YOUR ASSIGNMENT »
Below are the entries; output exactly the lines from the one containing "Calculate the stratified" through the final line, inclusive.

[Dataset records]
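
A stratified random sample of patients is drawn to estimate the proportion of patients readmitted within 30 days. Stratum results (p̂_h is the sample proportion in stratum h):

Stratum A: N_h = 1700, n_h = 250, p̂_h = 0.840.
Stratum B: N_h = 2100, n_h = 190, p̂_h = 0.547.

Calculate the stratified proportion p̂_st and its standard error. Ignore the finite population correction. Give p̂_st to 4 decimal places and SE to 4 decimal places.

p̂_st ≈ 0.6781, SE ≈ 0.0225

N = 3800; stratum weights W_h = N_h/N.
p̂_st = Σ W_h p̂_h = (1700·0.840 + 2100·0.547)/3800 = 0.67808
V̂(p̂_st) = Σ W_h² p̂_h(1−p̂_h)/(n_h−1):
  stratum A: (1700/3800)²·0.840·0.160/249 = 0.000108027
  stratum B: (2100/3800)²·0.547·0.453/189 = 0.000400401
V̂(p̂_st) = 0.000508428; SE = √V̂ = 0.0225483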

OUTPUT FOR THIS TASK »
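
Calculate the stratified proportion p̂_st and its standard error. Ignore the finite population correction. Give p̂_st to 4 decimal places and SE to 4 decimal places.

p̂_st ≈ 0.6781, SE ≈ 0.0225

N = 3800; stratum weights W_h = N_h/N.
p̂_st = Σ W_h p̂_h = (1700·0.840 + 2100·0.547)/3800 = 0.67808
V̂(p̂_st) = Σ W_h² p̂_h(1−p̂_h)/(n_h−1):
  stratum A: (1700/3800)²·0.840·0.160/249 = 0.000108027
  stratum B: (2100/3800)²·0.547·0.453/189 = 0.000400401
V̂(p̂_st) = 0.000508428; SE = √V̂ = 0.0225483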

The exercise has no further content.